> [Problem to work on]:
Using the material below, tally each line with the string "domain" and report only the total.

> [Data supplied]:
[Start of Attachment]

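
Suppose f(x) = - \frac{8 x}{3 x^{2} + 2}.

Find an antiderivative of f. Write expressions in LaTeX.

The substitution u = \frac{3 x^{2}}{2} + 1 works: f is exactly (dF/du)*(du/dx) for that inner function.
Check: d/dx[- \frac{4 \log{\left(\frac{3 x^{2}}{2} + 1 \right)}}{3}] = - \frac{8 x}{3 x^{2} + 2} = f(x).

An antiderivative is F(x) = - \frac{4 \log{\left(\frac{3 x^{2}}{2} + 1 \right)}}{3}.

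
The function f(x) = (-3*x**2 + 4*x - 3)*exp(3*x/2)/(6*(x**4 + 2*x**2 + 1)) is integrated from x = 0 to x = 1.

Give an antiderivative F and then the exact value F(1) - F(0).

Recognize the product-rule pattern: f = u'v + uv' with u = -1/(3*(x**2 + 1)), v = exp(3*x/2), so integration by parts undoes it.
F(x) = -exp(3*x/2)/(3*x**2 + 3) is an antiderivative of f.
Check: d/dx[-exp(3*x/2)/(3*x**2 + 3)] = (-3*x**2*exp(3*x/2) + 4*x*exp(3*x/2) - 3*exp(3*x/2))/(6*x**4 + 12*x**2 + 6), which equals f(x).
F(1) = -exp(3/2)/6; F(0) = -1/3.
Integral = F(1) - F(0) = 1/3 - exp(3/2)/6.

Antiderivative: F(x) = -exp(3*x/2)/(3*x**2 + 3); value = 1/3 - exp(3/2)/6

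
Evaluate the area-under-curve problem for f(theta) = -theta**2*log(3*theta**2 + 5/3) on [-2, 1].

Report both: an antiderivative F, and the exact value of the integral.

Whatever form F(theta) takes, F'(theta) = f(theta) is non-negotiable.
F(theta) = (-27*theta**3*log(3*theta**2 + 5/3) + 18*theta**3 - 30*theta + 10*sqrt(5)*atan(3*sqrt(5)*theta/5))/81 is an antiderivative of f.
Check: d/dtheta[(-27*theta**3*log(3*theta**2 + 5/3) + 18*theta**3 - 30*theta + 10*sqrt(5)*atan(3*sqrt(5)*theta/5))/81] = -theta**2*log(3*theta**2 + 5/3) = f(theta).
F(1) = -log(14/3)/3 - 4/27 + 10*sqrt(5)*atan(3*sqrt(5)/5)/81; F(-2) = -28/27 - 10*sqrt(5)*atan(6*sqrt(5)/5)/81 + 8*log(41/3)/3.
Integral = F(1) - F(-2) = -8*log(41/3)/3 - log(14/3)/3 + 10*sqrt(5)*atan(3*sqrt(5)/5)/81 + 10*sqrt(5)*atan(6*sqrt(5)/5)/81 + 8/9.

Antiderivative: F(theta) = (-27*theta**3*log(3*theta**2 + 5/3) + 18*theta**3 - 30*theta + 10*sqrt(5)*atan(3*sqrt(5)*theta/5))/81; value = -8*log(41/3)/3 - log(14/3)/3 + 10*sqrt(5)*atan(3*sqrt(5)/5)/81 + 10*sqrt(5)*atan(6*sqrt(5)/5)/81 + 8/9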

[End of Attachment]
[Start of Attachment]

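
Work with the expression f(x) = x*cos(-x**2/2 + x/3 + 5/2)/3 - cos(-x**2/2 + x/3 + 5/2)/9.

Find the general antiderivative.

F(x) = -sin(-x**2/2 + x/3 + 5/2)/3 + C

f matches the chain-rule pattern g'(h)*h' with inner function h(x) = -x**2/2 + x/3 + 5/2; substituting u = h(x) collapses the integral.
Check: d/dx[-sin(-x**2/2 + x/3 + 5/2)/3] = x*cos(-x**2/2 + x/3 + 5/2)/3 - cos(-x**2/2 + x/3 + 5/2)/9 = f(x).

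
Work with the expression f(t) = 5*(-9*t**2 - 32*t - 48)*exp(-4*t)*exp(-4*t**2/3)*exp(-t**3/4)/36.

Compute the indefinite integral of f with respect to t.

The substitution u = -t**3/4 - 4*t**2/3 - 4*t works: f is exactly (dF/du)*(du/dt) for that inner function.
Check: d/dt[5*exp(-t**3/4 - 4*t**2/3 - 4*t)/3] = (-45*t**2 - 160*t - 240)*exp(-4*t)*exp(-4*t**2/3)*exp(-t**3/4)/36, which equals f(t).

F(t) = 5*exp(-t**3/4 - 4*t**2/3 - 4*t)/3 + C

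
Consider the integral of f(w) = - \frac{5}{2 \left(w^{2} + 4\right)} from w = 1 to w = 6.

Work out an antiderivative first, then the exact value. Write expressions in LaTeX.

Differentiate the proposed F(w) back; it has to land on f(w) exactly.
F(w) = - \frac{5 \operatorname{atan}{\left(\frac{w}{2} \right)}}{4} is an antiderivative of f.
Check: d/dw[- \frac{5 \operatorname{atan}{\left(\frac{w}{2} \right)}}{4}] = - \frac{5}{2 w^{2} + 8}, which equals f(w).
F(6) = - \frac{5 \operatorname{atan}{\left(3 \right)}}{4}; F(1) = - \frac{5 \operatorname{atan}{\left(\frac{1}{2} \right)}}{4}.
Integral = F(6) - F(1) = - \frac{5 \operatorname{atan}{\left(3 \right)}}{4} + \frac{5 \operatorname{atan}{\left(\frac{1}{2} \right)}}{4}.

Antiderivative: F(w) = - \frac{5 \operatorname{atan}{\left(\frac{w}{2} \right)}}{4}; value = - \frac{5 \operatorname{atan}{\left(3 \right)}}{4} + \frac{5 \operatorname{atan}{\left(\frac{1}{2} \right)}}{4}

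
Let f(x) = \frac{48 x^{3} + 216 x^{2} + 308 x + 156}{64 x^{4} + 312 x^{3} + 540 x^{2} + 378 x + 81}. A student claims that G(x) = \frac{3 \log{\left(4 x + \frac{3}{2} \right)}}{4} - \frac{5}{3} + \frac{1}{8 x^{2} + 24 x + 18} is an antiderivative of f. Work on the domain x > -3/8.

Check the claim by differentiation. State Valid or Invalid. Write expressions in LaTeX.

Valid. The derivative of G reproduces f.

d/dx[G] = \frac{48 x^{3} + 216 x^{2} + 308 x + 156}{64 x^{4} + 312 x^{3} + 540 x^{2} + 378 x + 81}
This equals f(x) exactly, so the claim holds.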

[End of Attachment]
[Start of Attachment]

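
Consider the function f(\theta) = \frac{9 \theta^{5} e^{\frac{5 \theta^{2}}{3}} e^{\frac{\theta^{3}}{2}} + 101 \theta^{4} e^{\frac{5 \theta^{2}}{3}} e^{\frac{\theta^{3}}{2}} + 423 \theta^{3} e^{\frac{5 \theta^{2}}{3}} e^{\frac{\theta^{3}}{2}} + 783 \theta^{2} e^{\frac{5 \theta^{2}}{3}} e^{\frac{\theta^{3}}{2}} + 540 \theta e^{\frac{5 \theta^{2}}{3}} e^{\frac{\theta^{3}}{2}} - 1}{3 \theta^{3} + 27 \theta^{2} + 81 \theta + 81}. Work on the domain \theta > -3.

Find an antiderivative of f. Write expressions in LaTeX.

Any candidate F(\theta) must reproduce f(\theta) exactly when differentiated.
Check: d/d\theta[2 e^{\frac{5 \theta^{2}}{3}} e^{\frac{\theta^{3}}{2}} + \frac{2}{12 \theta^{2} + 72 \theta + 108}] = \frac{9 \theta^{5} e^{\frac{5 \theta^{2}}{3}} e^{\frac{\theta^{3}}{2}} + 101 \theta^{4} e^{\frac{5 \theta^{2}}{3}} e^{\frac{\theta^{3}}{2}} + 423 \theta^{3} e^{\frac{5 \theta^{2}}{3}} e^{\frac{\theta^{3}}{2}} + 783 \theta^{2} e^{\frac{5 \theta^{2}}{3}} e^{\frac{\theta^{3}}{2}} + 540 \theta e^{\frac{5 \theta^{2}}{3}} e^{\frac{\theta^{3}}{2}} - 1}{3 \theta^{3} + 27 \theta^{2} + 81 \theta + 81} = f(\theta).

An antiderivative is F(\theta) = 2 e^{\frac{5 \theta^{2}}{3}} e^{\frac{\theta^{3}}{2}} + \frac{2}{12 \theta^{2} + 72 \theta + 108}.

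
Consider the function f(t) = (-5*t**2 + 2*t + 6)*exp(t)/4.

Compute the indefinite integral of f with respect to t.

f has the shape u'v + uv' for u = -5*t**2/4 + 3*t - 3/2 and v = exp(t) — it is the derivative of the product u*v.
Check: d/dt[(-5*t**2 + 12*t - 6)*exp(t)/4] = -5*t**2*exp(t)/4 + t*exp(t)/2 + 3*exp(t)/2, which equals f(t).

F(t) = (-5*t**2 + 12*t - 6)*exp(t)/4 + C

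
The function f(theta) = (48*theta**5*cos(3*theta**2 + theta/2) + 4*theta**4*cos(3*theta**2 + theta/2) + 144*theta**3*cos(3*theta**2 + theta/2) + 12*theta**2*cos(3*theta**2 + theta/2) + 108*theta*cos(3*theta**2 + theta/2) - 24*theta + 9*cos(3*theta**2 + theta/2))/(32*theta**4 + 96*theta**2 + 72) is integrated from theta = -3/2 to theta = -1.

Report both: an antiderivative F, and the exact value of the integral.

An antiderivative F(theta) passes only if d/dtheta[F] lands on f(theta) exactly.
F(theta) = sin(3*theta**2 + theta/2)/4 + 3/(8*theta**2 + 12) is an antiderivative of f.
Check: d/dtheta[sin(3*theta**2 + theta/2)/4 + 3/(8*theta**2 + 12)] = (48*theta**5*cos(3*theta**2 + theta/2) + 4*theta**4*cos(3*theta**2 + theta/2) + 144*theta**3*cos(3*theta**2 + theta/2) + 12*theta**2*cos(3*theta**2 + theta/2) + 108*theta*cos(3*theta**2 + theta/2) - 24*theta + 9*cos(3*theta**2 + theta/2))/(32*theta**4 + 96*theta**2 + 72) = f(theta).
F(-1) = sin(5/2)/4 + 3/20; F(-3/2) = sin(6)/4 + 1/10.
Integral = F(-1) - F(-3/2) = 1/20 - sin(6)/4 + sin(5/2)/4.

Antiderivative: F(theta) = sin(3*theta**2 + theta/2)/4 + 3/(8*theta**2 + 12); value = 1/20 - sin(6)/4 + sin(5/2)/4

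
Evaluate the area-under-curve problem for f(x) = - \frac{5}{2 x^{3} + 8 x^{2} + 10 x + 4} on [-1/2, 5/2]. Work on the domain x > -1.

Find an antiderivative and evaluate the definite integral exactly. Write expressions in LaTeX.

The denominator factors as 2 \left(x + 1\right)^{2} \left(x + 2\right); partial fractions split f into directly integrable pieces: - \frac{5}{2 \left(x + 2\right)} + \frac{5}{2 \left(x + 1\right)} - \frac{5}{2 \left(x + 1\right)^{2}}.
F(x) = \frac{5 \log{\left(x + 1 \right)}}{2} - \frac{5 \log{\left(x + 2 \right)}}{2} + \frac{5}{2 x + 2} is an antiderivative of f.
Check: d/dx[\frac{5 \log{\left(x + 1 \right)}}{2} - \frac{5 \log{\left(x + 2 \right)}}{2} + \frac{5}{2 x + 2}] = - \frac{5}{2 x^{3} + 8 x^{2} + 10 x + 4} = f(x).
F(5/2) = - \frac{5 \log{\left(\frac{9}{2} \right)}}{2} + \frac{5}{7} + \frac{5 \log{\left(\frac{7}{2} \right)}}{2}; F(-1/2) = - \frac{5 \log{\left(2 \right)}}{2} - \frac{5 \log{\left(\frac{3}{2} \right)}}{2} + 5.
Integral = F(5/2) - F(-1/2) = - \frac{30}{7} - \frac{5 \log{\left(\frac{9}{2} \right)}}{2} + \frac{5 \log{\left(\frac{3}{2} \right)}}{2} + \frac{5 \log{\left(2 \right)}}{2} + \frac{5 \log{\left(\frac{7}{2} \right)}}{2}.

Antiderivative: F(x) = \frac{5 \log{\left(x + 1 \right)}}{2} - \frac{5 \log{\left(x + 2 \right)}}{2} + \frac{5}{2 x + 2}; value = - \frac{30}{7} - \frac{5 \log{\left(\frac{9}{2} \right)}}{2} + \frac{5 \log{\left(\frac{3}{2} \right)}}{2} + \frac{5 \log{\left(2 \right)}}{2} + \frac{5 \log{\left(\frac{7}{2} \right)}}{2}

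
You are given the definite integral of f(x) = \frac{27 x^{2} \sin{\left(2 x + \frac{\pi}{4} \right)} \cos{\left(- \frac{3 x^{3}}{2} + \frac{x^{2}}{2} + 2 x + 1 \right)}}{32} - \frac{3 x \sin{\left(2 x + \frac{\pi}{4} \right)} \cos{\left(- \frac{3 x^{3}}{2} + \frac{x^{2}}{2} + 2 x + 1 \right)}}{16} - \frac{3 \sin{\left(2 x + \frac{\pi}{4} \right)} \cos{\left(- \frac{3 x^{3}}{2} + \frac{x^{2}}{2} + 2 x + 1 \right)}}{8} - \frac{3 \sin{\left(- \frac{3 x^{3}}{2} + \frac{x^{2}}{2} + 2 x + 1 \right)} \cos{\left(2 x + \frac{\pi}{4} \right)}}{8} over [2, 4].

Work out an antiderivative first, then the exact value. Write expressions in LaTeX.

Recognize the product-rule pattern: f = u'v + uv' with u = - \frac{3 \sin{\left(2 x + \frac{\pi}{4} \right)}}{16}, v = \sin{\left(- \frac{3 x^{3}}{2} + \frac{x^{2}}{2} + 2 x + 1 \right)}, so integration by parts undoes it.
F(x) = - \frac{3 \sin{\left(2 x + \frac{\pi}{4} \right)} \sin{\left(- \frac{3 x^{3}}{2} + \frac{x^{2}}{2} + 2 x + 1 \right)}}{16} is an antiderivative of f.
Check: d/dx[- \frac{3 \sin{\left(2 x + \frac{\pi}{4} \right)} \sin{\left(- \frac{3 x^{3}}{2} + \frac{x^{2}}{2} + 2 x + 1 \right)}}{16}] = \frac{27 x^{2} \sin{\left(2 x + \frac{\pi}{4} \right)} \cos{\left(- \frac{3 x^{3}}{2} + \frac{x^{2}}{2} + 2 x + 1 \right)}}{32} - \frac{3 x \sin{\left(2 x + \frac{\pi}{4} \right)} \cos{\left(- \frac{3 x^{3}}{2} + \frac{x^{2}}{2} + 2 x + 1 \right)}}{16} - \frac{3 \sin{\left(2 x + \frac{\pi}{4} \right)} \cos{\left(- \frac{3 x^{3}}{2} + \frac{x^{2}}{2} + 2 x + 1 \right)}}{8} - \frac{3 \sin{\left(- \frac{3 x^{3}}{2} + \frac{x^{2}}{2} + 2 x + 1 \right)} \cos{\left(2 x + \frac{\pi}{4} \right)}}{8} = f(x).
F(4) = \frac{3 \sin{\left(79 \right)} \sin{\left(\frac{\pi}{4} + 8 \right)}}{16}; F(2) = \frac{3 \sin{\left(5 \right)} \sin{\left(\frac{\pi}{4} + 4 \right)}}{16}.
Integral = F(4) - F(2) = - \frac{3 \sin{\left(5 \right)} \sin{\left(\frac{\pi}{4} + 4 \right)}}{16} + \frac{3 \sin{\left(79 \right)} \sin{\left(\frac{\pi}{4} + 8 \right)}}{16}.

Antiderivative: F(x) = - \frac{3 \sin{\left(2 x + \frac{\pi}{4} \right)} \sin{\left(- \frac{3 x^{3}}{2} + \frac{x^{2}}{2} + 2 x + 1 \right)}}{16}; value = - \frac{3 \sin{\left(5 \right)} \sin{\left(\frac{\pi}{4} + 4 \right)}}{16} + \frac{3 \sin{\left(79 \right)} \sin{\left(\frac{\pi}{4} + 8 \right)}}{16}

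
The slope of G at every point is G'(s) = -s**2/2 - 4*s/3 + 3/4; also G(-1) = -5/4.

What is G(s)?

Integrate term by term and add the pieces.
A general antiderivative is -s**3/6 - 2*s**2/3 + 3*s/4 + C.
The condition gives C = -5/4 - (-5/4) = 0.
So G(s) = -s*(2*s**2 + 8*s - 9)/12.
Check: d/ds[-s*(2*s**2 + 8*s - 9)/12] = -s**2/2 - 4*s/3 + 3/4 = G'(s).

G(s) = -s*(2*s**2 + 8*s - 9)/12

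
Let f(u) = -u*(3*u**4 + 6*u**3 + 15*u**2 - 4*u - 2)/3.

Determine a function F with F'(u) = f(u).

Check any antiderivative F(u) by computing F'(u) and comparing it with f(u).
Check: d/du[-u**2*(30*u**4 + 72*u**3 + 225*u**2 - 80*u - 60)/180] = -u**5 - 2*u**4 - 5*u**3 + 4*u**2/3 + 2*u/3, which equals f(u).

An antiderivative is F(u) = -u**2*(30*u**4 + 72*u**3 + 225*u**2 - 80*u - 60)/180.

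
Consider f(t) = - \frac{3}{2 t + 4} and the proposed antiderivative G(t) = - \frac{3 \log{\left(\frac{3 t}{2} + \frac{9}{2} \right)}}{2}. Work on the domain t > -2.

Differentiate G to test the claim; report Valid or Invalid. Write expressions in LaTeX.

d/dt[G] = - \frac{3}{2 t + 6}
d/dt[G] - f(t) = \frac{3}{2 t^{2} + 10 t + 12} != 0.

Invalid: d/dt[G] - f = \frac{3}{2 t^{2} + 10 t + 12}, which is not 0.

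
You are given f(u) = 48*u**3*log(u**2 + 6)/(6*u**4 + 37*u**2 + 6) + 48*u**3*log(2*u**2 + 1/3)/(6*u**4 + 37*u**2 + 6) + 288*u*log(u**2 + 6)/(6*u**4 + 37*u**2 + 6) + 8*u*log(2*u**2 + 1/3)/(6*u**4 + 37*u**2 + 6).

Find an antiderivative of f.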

[End of Attachment]

> [The answer]:
4